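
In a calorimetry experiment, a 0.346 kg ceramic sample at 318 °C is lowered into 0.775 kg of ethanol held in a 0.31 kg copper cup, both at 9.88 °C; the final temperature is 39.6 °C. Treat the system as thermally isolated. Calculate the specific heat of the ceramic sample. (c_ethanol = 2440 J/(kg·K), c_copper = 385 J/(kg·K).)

c ≈ 620 J/(kg·K)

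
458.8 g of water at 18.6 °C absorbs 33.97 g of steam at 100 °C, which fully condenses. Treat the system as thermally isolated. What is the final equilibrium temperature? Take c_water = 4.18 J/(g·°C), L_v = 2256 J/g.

T_f ≈ 61.4 °C

Sum of m c ΔT and latent-heat terms is zero:
condense steam: −33.97×2256 = −76636
  condensed water 100 °C→T: 141.99(T − 100)
  water warms: 458.8×4.18×(T − 18.6) = 1917.8(T − 18.6)
2059.8 T = 76636 + 14199 + 35671 = 126507
T ≈ 61.42 °C — below 100 °C, confirming all the steam condensed.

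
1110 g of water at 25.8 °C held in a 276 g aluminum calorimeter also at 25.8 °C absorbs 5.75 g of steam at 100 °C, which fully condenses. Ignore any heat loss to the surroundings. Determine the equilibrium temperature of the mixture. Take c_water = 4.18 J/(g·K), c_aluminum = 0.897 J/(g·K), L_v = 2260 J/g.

Sum of m c ΔT and latent-heat terms is zero:
condense steam: −5.75·2260 = −12995; condensed water 100 °C→T: 24.03(T − 100); original water: 4639.8(T − 25.8); aluminum cup: 276·0.897·(T − 25.8) = 247.57(T − 25.8)
4911.4 T = 12995 + 2403.5 + 126094 = 141493
T ≈ 28.81 °C (< 100 °C, so full condensation is consistent).

T_f ≈ 28.8 °C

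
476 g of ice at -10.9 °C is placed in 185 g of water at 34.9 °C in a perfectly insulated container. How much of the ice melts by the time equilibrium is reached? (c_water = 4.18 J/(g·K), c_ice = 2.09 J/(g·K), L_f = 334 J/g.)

m_melted ≈ 48.3 g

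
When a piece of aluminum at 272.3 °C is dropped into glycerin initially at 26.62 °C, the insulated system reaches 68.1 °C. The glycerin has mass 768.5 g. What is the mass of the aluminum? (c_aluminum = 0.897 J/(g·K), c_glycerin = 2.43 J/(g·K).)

m ≈ 423 g

Let T be the final temperature. ΣQ_i = 0:
m·0.897·(68.1 − 272.3) + 768.5·2.43·(68.1 − 26.62) = 0
-183.17 m = -77462
m = -77462/-183.17 ≈ 422.9 g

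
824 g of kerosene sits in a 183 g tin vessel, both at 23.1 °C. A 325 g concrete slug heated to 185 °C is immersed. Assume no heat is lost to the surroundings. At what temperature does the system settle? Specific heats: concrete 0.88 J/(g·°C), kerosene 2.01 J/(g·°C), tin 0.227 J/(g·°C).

T_f ≈ 46.4 °C

Setting the total heat transfer to zero:
325*0.88*(T − 185) + 824*2.01*(T − 23.1) + 183*0.227*(T − 23.1) = 0
(286 + 1656.2 + 41.54) T = 286*185 + 1656.2*23.1 + 41.54*23.1
T = 92129/1983.8 ≈ 46.44 °C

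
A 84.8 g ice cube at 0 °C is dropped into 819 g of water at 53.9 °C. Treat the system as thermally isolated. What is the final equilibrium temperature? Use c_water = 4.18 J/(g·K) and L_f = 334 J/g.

T_f ≈ 41.3 °C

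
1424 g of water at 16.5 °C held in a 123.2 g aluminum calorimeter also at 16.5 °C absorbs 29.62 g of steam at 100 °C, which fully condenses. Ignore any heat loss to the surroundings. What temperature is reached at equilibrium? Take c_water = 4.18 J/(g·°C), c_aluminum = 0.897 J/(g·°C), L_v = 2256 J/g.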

→ **THE TASK**:
Please transcribe the records in full, keeping every word as it is.

→ **ANSWER SECTION**:
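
In a calorimetry experiment, a 0.346 kg ceramic sample at 318 °C is lowered into 0.775 kg of ethanol held in a 0.31 kg copper cup, both at 9.88 °C; the final temperature is 39.6 °C. Treat the system as thermally isolated. Calculate the specific heat of the ceramic sample. (c_ethanol = 2440 J/(kg·K), c_copper = 385 J/(kg·K).)

c ≈ 620 J/(kg·K)

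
458.8 g of water at 18.6 °C absorbs 33.97 g of steam at 100 °C, which fully condenses. Treat the system as thermally isolated. What is the final equilibrium temperature? Take c_water = 4.18 J/(g·°C), L_v = 2256 J/g.

T_f ≈ 61.4 °C

Sum of m c ΔT and latent-heat terms is zero:
condense steam: −33.97×2256 = −76636
  condensed water 100 °C→T: 141.99(T − 100)
  water warms: 458.8×4.18×(T − 18.6) = 1917.8(T − 18.6)
2059.8 T = 76636 + 14199 + 35671 = 126507
T ≈ 61.42 °C — below 100 °C, confirming all the steam condensed.

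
1110 g of water at 25.8 °C held in a 276 g aluminum calorimeter also at 25.8 °C absorbs 5.75 g of steam at 100 °C, which fully condenses. Ignore any heat loss to the surroundings. Determine the equilibrium temperature of the mixture. Take c_water = 4.18 J/(g·K), c_aluminum = 0.897 J/(g·K), L_v = 2260 J/g.

Sum of m c ΔT and latent-heat terms is zero:
condense steam: −5.75·2260 = −12995; condensed water 100 °C→T: 24.03(T − 100); original water: 4639.8(T − 25.8); aluminum cup: 276·0.897·(T − 25.8) = 247.57(T − 25.8)
4911.4 T = 12995 + 2403.5 + 126094 = 141493
T ≈ 28.81 °C (< 100 °C, so full condensation is consistent).

T_f ≈ 28.8 °C

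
476 g of ice at -10.9 °C is placed in 185 g of water at 34.9 °C in a perfectly insulated container. How much of the ice melts by the time equilibrium is reached? (c_water = 4.18 J/(g·K), c_ice = 2.09 J/(g·K), L_f = 334 J/g.)

m_melted ≈ 48.3 g

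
When a piece of aluminum at 272.3 °C is dropped into glycerin initially at 26.62 °C, the insulated system reaches 68.1 °C. The glycerin has mass 768.5 g. What is the mass of the aluminum? (c_aluminum = 0.897 J/(g·K), c_glycerin = 2.43 J/(g·K).)

m ≈ 423 g

Let T be the final temperature. ΣQ_i = 0:
m·0.897·(68.1 − 272.3) + 768.5·2.43·(68.1 − 26.62) = 0
-183.17 m = -77462
m = -77462/-183.17 ≈ 422.9 g

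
824 g of kerosene sits in a 183 g tin vessel, both at 23.1 °C. A 325 g concrete slug heated to 185 °C is immersed. Assume no heat is lost to the surroundings. At what temperature does the system settle? Specific heats: concrete 0.88 J/(g·°C), kerosene 2.01 J/(g·°C), tin 0.227 J/(g·°C).

T_f ≈ 46.4 °C

Setting the total heat transfer to zero:
325*0.88*(T − 185) + 824*2.01*(T − 23.1) + 183*0.227*(T − 23.1) = 0
(286 + 1656.2 + 41.54) T = 286*185 + 1656.2*23.1 + 41.54*23.1
T = 92129/1983.8 ≈ 46.44 °C

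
A 84.8 g ice cube at 0 °C is dropped into 819 g of water at 53.9 °C. Treat the system as thermally isolated. What is the final equilibrium temperature? Use c_water = 4.18 J/(g·K) and L_f = 334 J/g.

T_f ≈ 41.3 °C

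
1424 g of water at 16.5 °C held in a 123.2 g aluminum calorimeter also at 16.5 °C absorbs 29.62 g of steam at 100 °C, which fully condenses. Ignore any heat loss to the surroundings. What temperature is reached at equilibrium? Take c_water = 4.18 J/(g·°C), c_aluminum = 0.897 J/(g·°C), L_v = 2256 J/g.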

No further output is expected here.